Dataset content Block Start

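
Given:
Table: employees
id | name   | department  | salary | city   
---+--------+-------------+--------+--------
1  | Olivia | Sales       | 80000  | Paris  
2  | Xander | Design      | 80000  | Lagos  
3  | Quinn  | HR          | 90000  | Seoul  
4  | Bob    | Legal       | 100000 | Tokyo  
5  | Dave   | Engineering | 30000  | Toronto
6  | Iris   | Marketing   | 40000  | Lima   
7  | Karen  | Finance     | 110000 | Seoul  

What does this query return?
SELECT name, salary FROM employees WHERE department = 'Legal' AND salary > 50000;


Filtering: department = 'Legal' AND salary > 50000
Matching: 1 rows

1 rows:
Bob, 100000


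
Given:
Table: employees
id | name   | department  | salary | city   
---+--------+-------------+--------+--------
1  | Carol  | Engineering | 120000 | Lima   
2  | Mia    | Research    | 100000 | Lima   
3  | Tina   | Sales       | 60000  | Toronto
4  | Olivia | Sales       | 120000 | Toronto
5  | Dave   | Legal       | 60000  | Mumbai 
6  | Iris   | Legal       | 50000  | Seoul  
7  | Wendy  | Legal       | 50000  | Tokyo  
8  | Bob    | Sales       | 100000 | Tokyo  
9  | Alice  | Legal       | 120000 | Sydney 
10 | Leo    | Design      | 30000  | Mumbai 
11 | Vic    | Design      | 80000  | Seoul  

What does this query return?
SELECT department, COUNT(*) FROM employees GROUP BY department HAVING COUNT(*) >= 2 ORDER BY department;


Groups with count >= 2:
  Design: 2 -> PASS
  Legal: 4 -> PASS
  Sales: 3 -> PASS
  Engineering: 1 -> filtered out
  Research: 1 -> filtered out


3 groups:
Design, 2
Legal, 4
Sales, 3


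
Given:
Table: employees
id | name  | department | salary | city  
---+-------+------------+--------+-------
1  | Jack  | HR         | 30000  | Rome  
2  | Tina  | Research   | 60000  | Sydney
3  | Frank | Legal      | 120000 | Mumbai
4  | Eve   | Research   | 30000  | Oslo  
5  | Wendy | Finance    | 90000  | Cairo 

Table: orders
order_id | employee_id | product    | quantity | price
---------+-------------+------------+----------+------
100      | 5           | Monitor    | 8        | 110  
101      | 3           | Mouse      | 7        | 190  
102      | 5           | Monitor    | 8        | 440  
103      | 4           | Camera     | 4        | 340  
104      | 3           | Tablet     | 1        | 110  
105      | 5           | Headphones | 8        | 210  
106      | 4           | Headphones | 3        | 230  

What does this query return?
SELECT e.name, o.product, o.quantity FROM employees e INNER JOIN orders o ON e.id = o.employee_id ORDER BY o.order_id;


Joining employees.id = orders.employee_id:
  employee Wendy (id=5) -> order Monitor
  employee Frank (id=3) -> order Mouse
  employee Wendy (id=5) -> order Monitor
  employee Eve (id=4) -> order Camera
  employee Frank (id=3) -> order Tablet
  employee Wendy (id=5) -> order Headphones
  employee Eve (id=4) -> order Headphones


7 rows:
Wendy, Monitor, 8
Frank, Mouse, 7
Wendy, Monitor, 8
Eve, Camera, 4
Frank, Tablet, 1
Wendy, Headphones, 8
Eve, Headphones, 3


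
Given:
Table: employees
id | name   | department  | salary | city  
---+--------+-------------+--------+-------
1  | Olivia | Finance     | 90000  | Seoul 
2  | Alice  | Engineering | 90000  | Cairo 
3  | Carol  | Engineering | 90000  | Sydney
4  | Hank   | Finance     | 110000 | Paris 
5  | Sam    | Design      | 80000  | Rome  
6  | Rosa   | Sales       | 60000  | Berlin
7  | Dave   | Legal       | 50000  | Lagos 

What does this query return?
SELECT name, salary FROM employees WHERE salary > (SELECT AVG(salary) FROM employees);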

Dataset content Block End

Activity —
Every record must be given again exactly as it was written.

Result for this task —
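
Given:
Table: employees
id | name   | department  | salary | city   
---+--------+-------------+--------+--------
1  | Olivia | Sales       | 80000  | Paris  
2  | Xander | Design      | 80000  | Lagos  
3  | Quinn  | HR          | 90000  | Seoul  
4  | Bob    | Legal       | 100000 | Tokyo  
5  | Dave   | Engineering | 30000  | Toronto
6  | Iris   | Marketing   | 40000  | Lima   
7  | Karen  | Finance     | 110000 | Seoul  

What does this query return?
SELECT name, salary FROM employees WHERE department = 'Legal' AND salary > 50000;


Filtering: department = 'Legal' AND salary > 50000
Matching: 1 rows

1 rows:
Bob, 100000


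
Given:
Table: employees
id | name   | department  | salary | city   
---+--------+-------------+--------+--------
1  | Carol  | Engineering | 120000 | Lima   
2  | Mia    | Research    | 100000 | Lima   
3  | Tina   | Sales       | 60000  | Toronto
4  | Olivia | Sales       | 120000 | Toronto
5  | Dave   | Legal       | 60000  | Mumbai 
6  | Iris   | Legal       | 50000  | Seoul  
7  | Wendy  | Legal       | 50000  | Tokyo  
8  | Bob    | Sales       | 100000 | Tokyo  
9  | Alice  | Legal       | 120000 | Sydney 
10 | Leo    | Design      | 30000  | Mumbai 
11 | Vic    | Design      | 80000  | Seoul  

What does this query return?
SELECT department, COUNT(*) FROM employees GROUP BY department HAVING COUNT(*) >= 2 ORDER BY department;


Groups with count >= 2:
  Design: 2 -> PASS
  Legal: 4 -> PASS
  Sales: 3 -> PASS
  Engineering: 1 -> filtered out
  Research: 1 -> filtered out


3 groups:
Design, 2
Legal, 4
Sales, 3


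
Given:
Table: employees
id | name  | department | salary | city  
---+-------+------------+--------+-------
1  | Jack  | HR         | 30000  | Rome  
2  | Tina  | Research   | 60000  | Sydney
3  | Frank | Legal      | 120000 | Mumbai
4  | Eve   | Research   | 30000  | Oslo  
5  | Wendy | Finance    | 90000  | Cairo 

Table: orders
order_id | employee_id | product    | quantity | price
---------+-------------+------------+----------+------
100      | 5           | Monitor    | 8        | 110  
101      | 3           | Mouse      | 7        | 190  
102      | 5           | Monitor    | 8        | 440  
103      | 4           | Camera     | 4        | 340  
104      | 3           | Tablet     | 1        | 110  
105      | 5           | Headphones | 8        | 210  
106      | 4           | Headphones | 3        | 230  

What does this query return?
SELECT e.name, o.product, o.quantity FROM employees e INNER JOIN orders o ON e.id = o.employee_id ORDER BY o.order_id;


Joining employees.id = orders.employee_id:
  employee Wendy (id=5) -> order Monitor
  employee Frank (id=3) -> order Mouse
  employee Wendy (id=5) -> order Monitor
  employee Eve (id=4) -> order Camera
  employee Frank (id=3) -> order Tablet
  employee Wendy (id=5) -> order Headphones
  employee Eve (id=4) -> order Headphones


7 rows:
Wendy, Monitor, 8
Frank, Mouse, 7
Wendy, Monitor, 8
Eve, Camera, 4
Frank, Tablet, 1
Wendy, Headphones, 8
Eve, Headphones, 3


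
Given:
Table: employees
id | name   | department  | salary | city  
---+--------+-------------+--------+-------
1  | Olivia | Finance     | 90000  | Seoul 
2  | Alice  | Engineering | 90000  | Cairo 
3  | Carol  | Engineering | 90000  | Sydney
4  | Hank   | Finance     | 110000 | Paris 
5  | Sam    | Design      | 80000  | Rome  
6  | Rosa   | Sales       | 60000  | Berlin
7  | Dave   | Legal       | 50000  | Lagos 

What does this query return?
SELECT name, salary FROM employees WHERE salary > (SELECT AVG(salary) FROM employees);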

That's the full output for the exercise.